◆ Assignment
Down to the last line, retype each line of the entries exactly, starting with the one that contains "2.456 g of a".
Data for analysis: Begin
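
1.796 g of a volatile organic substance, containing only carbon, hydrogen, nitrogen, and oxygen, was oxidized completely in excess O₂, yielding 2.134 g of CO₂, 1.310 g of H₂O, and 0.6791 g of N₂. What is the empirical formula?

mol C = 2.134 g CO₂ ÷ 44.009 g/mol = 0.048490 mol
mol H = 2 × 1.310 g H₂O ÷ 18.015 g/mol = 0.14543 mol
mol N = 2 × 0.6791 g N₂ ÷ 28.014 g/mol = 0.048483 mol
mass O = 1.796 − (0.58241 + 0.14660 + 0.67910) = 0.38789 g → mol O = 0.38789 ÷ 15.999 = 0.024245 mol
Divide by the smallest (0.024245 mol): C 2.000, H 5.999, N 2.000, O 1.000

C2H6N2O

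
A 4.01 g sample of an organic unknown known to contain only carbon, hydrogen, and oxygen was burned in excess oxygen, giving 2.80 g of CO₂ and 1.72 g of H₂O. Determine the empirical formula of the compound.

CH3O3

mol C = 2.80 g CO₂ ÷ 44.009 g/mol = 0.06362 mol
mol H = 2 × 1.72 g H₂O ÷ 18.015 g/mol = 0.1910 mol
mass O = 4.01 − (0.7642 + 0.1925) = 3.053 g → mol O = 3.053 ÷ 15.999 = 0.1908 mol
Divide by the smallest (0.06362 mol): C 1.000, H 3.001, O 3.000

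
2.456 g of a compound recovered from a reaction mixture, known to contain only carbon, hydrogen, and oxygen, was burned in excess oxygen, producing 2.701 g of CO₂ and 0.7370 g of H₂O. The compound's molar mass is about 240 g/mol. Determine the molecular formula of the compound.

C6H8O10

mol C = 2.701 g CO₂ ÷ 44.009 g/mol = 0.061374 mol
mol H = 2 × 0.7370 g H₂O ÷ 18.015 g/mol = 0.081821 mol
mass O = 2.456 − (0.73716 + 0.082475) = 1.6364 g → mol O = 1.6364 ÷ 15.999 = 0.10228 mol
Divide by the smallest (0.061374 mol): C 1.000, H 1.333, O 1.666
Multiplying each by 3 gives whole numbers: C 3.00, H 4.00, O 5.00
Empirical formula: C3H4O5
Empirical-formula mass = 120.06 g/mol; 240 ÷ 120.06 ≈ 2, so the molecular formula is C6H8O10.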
Data for analysis: End
◆ Solution to this problem
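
2.456 g of a compound recovered from a reaction mixture, known to contain only carbon, hydrogen, and oxygen, was burned in excess oxygen, producing 2.701 g of CO₂ and 0.7370 g of H₂O. The compound's molar mass is about 240 g/mol. Determine the molecular formula of the compound.

C6H8O10

mol C = 2.701 g CO₂ ÷ 44.009 g/mol = 0.061374 mol
mol H = 2 × 0.7370 g H₂O ÷ 18.015 g/mol = 0.081821 mol
mass O = 2.456 − (0.73716 + 0.082475) = 1.6364 g → mol O = 1.6364 ÷ 15.999 = 0.10228 mol
Divide by the smallest (0.061374 mol): C 1.000, H 1.333, O 1.666
Multiplying each by 3 gives whole numbers: C 3.00, H 4.00, O 5.00
Empirical formula: C3H4O5
Empirical-formula mass = 120.06 g/mol; 240 ÷ 120.06 ≈ 2, so the molecular formula is C6H8O10.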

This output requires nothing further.